◆ **About this task**
Write out every entry exactly as it stands.

◆ **Source data**
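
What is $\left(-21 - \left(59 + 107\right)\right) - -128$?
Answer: $-59$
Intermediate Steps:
$\left(-21 - \left(59 + 107\right)\right) - -128 = \left(-21 - 166\right) + 128 = -187 + 128 = -59$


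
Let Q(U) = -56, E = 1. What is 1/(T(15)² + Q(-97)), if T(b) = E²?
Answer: -1/55 ≈ -0.018182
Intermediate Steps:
T(b) = 1 (T(b) = 1² = 1)
1/(T(15)² + Q(-97)) = 1/(1² - 56) = 1/(1 - 56) = 1/(-55) = -1/55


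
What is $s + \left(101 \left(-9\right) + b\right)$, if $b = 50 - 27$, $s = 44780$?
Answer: $43894$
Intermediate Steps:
$b = 23$ ($b = 50 - 27 = 23$)
$s + \left(101 \left(-9\right) + b\right) = 44780 + \left(101 \left(-9\right) + 23\right) = 44780 + \left(-909 + 23\right) = 44780 - 886 = 43894$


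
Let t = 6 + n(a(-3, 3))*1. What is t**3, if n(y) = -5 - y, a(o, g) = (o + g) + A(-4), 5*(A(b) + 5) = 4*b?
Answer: 97336/125 ≈ 778.69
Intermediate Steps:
A(b) = -5 + 4*b/5 (A(b) = -5 + (4*b)/5 = -5 + 4*b/5)
a(o, g) = -41/5 + g + o (a(o, g) = (o + g) + (-5 + (4/5)*(-4)) = (g + o) + (-5 - 16/5) = (g + o) - 41/5 = -41/5 + g + o)
t = 46/5 (t = 6 + (-5 - (-41/5 + 3 - 3))*1 = 6 + (-5 - 1*(-41/5))*1 = 6 + (-5 + 41/5)*1 = 6 + (16/5)*1 = 6 + 16/5 = 46/5 ≈ 9.2000)
t**3 = (46/5)**3 = 97336/125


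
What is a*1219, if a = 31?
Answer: 37789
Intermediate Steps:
a*1219 = 31*1219 = 37789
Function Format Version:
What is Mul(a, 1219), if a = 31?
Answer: 37789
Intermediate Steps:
Mul(a, 1219) = Mul(31, 1219) = 37789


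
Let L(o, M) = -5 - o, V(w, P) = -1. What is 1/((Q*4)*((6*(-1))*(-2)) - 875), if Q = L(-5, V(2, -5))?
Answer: -1/875 ≈ -0.0011429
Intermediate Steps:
Q = 0 (Q = -5 - 1*(-5) = -5 + 5 = 0)
1/((Q*4)*((6*(-1))*(-2)) - 875) = 1/((0*4)*((6*(-1))*(-2)) - 875) = 1/(0*(-6*(-2)) - 875) = 1/(0*12 - 875) = 1/(0 - 875) = 1/(-875) = -1/875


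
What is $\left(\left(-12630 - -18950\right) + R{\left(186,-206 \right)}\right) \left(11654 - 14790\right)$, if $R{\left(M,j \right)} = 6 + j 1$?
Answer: $-19192320$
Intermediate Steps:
$R{\left(M,j \right)} = 6 + j$
$\left(\left(-12630 - -18950\right) + R{\left(186,-206 \right)}\right) \left(11654 - 14790\right) = \left(\left(-12630 - -18950\right) + \left(6 - 206\right)\right) \left(11654 - 14790\right) = \left(\left(-12630 + 18950\right) - 200\right) \left(-3136\right) = \left(6320 - 200\right) \left(-3136\right) = 6120 \left(-3136\right) = -19192320$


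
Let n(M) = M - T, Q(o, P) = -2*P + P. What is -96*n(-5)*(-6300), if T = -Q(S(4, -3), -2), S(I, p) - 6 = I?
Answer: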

◆ **Task solution**
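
What is $\left(-21 - \left(59 + 107\right)\right) - -128$?
Answer: $-59$
Intermediate Steps:
$\left(-21 - \left(59 + 107\right)\right) - -128 = \left(-21 - 166\right) + 128 = -187 + 128 = -59$


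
Let Q(U) = -56, E = 1. What is 1/(T(15)² + Q(-97)), if T(b) = E²?
Answer: -1/55 ≈ -0.018182
Intermediate Steps:
T(b) = 1 (T(b) = 1² = 1)
1/(T(15)² + Q(-97)) = 1/(1² - 56) = 1/(1 - 56) = 1/(-55) = -1/55


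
What is $s + \left(101 \left(-9\right) + b\right)$, if $b = 50 - 27$, $s = 44780$?
Answer: $43894$
Intermediate Steps:
$b = 23$ ($b = 50 - 27 = 23$)
$s + \left(101 \left(-9\right) + b\right) = 44780 + \left(101 \left(-9\right) + 23\right) = 44780 + \left(-909 + 23\right) = 44780 - 886 = 43894$


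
Let t = 6 + n(a(-3, 3))*1. What is t**3, if n(y) = -5 - y, a(o, g) = (o + g) + A(-4), 5*(A(b) + 5) = 4*b?
Answer: 97336/125 ≈ 778.69
Intermediate Steps:
A(b) = -5 + 4*b/5 (A(b) = -5 + (4*b)/5 = -5 + 4*b/5)
a(o, g) = -41/5 + g + o (a(o, g) = (o + g) + (-5 + (4/5)*(-4)) = (g + o) + (-5 - 16/5) = (g + o) - 41/5 = -41/5 + g + o)
t = 46/5 (t = 6 + (-5 - (-41/5 + 3 - 3))*1 = 6 + (-5 - 1*(-41/5))*1 = 6 + (-5 + 41/5)*1 = 6 + (16/5)*1 = 6 + 16/5 = 46/5 ≈ 9.2000)
t**3 = (46/5)**3 = 97336/125


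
What is a*1219, if a = 31?
Answer: 37789
Intermediate Steps:
a*1219 = 31*1219 = 37789
Function Format Version:
What is Mul(a, 1219), if a = 31?
Answer: 37789
Intermediate Steps:
Mul(a, 1219) = Mul(31, 1219) = 37789


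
Let L(o, M) = -5 - o, V(w, P) = -1. What is 1/((Q*4)*((6*(-1))*(-2)) - 875), if Q = L(-5, V(2, -5))?
Answer: -1/875 ≈ -0.0011429
Intermediate Steps:
Q = 0 (Q = -5 - 1*(-5) = -5 + 5 = 0)
1/((Q*4)*((6*(-1))*(-2)) - 875) = 1/((0*4)*((6*(-1))*(-2)) - 875) = 1/(0*(-6*(-2)) - 875) = 1/(0*12 - 875) = 1/(0 - 875) = 1/(-875) = -1/875


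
What is $\left(\left(-12630 - -18950\right) + R{\left(186,-206 \right)}\right) \left(11654 - 14790\right)$, if $R{\left(M,j \right)} = 6 + j 1$?
Answer: $-19192320$
Intermediate Steps:
$R{\left(M,j \right)} = 6 + j$
$\left(\left(-12630 - -18950\right) + R{\left(186,-206 \right)}\right) \left(11654 - 14790\right) = \left(\left(-12630 - -18950\right) + \left(6 - 206\right)\right) \left(11654 - 14790\right) = \left(\left(-12630 + 18950\right) - 200\right) \left(-3136\right) = \left(6320 - 200\right) \left(-3136\right) = 6120 \left(-3136\right) = -19192320$


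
Let n(M) = M - T, Q(o, P) = -2*P + P. What is -96*n(-5)*(-6300), if T = -Q(S(4, -3), -2), S(I, p) - 6 = I?
Answer: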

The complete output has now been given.